### [WHAT NEEDS TO BE DONE]
Your answer should be the lines below from the one with "f(η) = (5*η**2/19" to the one with "Conventions: the residue is the coefficient of 1/(η", both included, given again exactly and with nothing added.
──────── RECORDS PROVIDED ────────
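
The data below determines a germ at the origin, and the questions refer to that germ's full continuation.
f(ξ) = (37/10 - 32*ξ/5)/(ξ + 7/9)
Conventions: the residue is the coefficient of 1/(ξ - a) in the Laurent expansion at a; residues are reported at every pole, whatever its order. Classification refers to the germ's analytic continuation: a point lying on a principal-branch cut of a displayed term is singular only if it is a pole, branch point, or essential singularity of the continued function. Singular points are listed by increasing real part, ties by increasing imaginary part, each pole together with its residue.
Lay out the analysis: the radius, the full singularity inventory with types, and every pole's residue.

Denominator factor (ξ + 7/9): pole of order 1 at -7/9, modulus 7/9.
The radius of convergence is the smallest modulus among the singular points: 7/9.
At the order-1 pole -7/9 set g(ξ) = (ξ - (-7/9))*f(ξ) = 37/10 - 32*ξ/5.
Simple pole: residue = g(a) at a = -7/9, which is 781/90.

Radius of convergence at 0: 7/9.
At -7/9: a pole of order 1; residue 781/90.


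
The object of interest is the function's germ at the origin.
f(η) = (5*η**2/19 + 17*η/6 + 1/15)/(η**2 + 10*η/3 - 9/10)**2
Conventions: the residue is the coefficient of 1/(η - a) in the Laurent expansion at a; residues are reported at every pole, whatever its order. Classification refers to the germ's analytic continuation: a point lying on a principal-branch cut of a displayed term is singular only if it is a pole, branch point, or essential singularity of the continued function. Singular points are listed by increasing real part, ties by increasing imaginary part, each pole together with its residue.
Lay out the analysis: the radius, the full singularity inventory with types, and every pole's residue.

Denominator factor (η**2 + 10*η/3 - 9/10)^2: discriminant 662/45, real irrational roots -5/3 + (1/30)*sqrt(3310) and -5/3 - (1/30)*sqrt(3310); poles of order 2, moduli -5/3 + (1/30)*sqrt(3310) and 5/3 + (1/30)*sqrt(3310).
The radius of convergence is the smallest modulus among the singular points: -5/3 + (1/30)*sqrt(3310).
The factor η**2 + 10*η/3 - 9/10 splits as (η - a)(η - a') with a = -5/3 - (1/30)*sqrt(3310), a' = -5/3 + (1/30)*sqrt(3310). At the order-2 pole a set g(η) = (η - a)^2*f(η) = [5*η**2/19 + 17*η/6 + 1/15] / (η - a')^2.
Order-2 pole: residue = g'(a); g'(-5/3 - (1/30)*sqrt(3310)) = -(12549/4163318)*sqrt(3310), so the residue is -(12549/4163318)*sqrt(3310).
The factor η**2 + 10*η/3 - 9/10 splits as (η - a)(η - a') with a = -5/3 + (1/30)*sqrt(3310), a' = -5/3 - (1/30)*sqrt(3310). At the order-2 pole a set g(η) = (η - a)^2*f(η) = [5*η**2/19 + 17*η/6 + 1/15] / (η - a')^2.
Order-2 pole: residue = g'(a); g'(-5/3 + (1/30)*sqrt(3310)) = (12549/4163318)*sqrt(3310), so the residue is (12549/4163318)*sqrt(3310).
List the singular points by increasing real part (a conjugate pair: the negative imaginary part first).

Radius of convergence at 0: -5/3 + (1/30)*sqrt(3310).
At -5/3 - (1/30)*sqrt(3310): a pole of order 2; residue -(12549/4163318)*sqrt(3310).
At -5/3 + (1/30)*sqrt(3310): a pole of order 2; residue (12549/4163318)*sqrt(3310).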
────────
──────── RECORDS PROVIDED ────────
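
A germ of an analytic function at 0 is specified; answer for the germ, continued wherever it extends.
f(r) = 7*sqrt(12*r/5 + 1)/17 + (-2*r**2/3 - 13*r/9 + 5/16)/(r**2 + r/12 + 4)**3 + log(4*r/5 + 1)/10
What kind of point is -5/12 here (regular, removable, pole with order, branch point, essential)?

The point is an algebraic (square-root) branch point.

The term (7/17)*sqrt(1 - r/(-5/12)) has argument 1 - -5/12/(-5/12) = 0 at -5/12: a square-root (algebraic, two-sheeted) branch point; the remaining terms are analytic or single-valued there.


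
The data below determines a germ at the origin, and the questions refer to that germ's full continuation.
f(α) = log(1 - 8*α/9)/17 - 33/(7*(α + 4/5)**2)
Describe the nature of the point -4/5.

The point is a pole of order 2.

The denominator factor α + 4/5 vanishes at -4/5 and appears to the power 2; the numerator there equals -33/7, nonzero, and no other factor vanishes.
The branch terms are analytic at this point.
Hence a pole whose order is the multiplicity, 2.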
────────
──────── RECORDS PROVIDED ────────
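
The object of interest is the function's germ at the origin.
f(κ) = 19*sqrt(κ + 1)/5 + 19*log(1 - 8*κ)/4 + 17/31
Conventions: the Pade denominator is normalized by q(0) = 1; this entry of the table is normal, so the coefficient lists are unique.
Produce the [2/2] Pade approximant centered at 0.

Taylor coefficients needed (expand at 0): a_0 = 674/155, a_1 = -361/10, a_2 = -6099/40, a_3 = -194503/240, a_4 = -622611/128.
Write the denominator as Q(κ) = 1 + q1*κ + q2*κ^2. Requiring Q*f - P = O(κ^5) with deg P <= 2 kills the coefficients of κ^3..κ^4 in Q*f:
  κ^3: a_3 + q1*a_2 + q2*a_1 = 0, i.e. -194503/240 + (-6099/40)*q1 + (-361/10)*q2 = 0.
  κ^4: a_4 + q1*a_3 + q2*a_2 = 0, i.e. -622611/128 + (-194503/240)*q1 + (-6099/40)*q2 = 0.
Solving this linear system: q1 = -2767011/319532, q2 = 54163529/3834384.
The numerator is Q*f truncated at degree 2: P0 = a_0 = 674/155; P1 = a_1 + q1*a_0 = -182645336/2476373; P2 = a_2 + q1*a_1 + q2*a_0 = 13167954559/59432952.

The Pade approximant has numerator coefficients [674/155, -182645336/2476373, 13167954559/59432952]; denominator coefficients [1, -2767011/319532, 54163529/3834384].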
────────
### [SOLUTION BELOW]
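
f(η) = (5*η**2/19 + 17*η/6 + 1/15)/(η**2 + 10*η/3 - 9/10)**2
Conventions: the residue is the coefficient of 1/(η - a) in the Laurent expansion at a; residues are reported at every pole, whatever its order. Classification refers to the germ's analytic continuation: a point lying on a principal-branch cut of a displayed term is singular only if it is a pole, branch point, or essential singularity of the continued function. Singular points are listed by increasing real part, ties by increasing imaginary part, each pole together with its residue.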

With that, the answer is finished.